◆ Problem description
Given the material below, output exactly the lines from the line with "Measurements taken at" to the line with "y | 2 | -3 | 1 | -2", both ends included, and no other lines.

>>>>>

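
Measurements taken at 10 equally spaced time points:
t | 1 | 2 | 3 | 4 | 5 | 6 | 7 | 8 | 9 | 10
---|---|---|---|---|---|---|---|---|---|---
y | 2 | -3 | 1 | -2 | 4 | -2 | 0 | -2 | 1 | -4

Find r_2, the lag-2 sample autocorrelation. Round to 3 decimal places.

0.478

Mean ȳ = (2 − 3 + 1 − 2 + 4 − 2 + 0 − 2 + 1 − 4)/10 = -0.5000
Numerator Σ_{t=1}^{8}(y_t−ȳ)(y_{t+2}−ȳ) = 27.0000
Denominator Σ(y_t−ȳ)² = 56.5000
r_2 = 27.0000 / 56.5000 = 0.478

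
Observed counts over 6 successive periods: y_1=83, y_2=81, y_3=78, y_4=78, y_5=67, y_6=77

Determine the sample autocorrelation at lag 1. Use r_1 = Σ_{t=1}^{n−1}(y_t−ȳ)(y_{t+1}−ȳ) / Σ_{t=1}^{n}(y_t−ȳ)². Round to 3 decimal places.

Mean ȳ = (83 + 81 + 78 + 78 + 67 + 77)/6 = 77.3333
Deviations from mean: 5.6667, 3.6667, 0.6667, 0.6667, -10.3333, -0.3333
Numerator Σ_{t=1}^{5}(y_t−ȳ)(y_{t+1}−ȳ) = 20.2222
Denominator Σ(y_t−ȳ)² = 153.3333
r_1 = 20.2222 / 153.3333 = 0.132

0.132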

<<<<<
>>>>>

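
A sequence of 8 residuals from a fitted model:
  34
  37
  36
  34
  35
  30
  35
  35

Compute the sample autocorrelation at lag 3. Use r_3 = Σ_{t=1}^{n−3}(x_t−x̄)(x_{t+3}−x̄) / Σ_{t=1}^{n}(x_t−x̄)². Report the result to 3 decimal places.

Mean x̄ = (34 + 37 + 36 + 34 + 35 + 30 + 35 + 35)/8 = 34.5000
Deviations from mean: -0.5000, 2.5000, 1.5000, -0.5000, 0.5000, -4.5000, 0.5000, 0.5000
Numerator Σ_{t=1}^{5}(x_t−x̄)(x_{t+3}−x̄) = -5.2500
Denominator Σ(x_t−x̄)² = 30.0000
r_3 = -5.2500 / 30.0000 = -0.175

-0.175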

<<<<<

◆ Task response
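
Measurements taken at 10 equally spaced time points:
t | 1 | 2 | 3 | 4 | 5 | 6 | 7 | 8 | 9 | 10
---|---|---|---|---|---|---|---|---|---|---
y | 2 | -3 | 1 | -2 | 4 | -2 | 0 | -2 | 1 | -4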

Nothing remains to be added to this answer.